● **The problem**: For every entry, output the exact wording.

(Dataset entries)

____

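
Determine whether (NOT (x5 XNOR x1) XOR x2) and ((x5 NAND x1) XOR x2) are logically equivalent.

No. Counterexample: with x5=0, x2=0, x1=0, Expression 1 = 0 but Expression 2 = 1.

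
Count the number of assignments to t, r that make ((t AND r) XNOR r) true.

Satisfying assignments: (0,0), (1,0), (1,1)
Count: 3 out of 4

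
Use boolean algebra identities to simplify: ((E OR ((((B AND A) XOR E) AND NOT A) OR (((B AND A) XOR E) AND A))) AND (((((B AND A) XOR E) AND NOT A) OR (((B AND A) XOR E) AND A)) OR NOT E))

By distribution ((E OR v) AND (E OR NOT v) = E) then distribution ((E AND v) OR (E AND NOT v) = E):
= ((B AND A) XOR E)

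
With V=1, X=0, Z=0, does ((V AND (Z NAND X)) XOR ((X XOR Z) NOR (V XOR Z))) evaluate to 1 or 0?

Substituting: ((1 AND (0 NAND 0)) XOR ((0 XOR 0) NOR (1 XOR 0)))
= 1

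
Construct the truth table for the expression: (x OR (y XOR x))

y | x | Output
--------------
0 | 0 | 0
0 | 1 | 1
1 | 0 | 1
1 | 1 | 1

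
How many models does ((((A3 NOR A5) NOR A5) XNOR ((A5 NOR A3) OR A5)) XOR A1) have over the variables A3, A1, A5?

Satisfying assignments: (0,1,0), (0,1,1), (1,1,0), (1,1,1)
Count: 4 out of 8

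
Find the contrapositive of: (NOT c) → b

Contrapositive: NOT b → c
Note: A statement and its contrapositive are logically equivalent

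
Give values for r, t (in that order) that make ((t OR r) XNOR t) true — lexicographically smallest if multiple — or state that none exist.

r=0, t=0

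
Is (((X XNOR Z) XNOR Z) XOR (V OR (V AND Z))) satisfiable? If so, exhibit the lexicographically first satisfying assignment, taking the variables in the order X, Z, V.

X=0, Z=0, V=1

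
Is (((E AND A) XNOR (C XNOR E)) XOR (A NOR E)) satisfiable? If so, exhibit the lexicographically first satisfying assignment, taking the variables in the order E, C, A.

E=0, C=0, A=0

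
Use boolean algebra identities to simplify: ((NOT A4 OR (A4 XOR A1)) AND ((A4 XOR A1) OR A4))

By distribution ((E OR v) AND (E OR NOT v) = E):
= (A4 XOR A1)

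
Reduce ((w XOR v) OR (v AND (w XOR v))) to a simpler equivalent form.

By absorption (E OR (E AND v) = E):
= (w XOR v)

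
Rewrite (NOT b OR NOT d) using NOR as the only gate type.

(((b NOR b) NOR (d NOR d)) NOR ((b NOR b) NOR (d NOR d)))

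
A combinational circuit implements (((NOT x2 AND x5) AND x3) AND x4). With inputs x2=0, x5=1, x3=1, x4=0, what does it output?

Substituting: (((NOT 0 AND 1) AND 1) AND 0)
= 0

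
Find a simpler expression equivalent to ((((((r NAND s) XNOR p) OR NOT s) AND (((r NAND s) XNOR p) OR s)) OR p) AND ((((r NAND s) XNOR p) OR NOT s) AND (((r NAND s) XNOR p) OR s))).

By absorption (E AND (E OR v) = E) then distribution ((E OR v) AND (E OR NOT v) = E):
= ((r NAND s) XNOR p)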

____

● **Solution**:
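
Determine whether (NOT (x5 XNOR x1) XOR x2) and ((x5 NAND x1) XOR x2) are logically equivalent.

No. Counterexample: with x5=0, x2=0, x1=0, Expression 1 = 0 but Expression 2 = 1.

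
Count the number of assignments to t, r that make ((t AND r) XNOR r) true.

Satisfying assignments: (0,0), (1,0), (1,1)
Count: 3 out of 4

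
Use boolean algebra identities to simplify: ((E OR ((((B AND A) XOR E) AND NOT A) OR (((B AND A) XOR E) AND A))) AND (((((B AND A) XOR E) AND NOT A) OR (((B AND A) XOR E) AND A)) OR NOT E))

By distribution ((E OR v) AND (E OR NOT v) = E) then distribution ((E AND v) OR (E AND NOT v) = E):
= ((B AND A) XOR E)

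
With V=1, X=0, Z=0, does ((V AND (Z NAND X)) XOR ((X XOR Z) NOR (V XOR Z))) evaluate to 1 or 0?

Substituting: ((1 AND (0 NAND 0)) XOR ((0 XOR 0) NOR (1 XOR 0)))
= 1

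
Construct the truth table for the expression: (x OR (y XOR x))

y | x | Output
--------------
0 | 0 | 0
0 | 1 | 1
1 | 0 | 1
1 | 1 | 1

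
How many models does ((((A3 NOR A5) NOR A5) XNOR ((A5 NOR A3) OR A5)) XOR A1) have over the variables A3, A1, A5?

Satisfying assignments: (0,1,0), (0,1,1), (1,1,0), (1,1,1)
Count: 4 out of 8

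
Find the contrapositive of: (NOT c) → b

Contrapositive: NOT b → c
Note: A statement and its contrapositive are logically equivalent

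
Give values for r, t (in that order) that make ((t OR r) XNOR t) true — lexicographically smallest if multiple — or state that none exist.

r=0, t=0

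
Is (((X XNOR Z) XNOR Z) XOR (V OR (V AND Z))) satisfiable? If so, exhibit the lexicographically first satisfying assignment, taking the variables in the order X, Z, V.

X=0, Z=0, V=1

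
Is (((E AND A) XNOR (C XNOR E)) XOR (A NOR E)) satisfiable? If so, exhibit the lexicographically first satisfying assignment, taking the variables in the order E, C, A.

E=0, C=0, A=0

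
Use boolean algebra identities to simplify: ((NOT A4 OR (A4 XOR A1)) AND ((A4 XOR A1) OR A4))

By distribution ((E OR v) AND (E OR NOT v) = E):
= (A4 XOR A1)

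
Reduce ((w XOR v) OR (v AND (w XOR v))) to a simpler equivalent form.

By absorption (E OR (E AND v) = E):
= (w XOR v)

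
Rewrite (NOT b OR NOT d) using NOR as the only gate type.

(((b NOR b) NOR (d NOR d)) NOR ((b NOR b) NOR (d NOR d)))

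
A combinational circuit implements (((NOT x2 AND x5) AND x3) AND x4). With inputs x2=0, x5=1, x3=1, x4=0, what does it output?

Substituting: (((NOT 0 AND 1) AND 1) AND 0)
= 0

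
Find a simpler expression equivalent to ((((((r NAND s) XNOR p) OR NOT s) AND (((r NAND s) XNOR p) OR s)) OR p) AND ((((r NAND s) XNOR p) OR NOT s) AND (((r NAND s) XNOR p) OR s))).

By absorption (E AND (E OR v) = E) then distribution ((E OR v) AND (E OR NOT v) = E):
= ((r NAND s) XNOR p)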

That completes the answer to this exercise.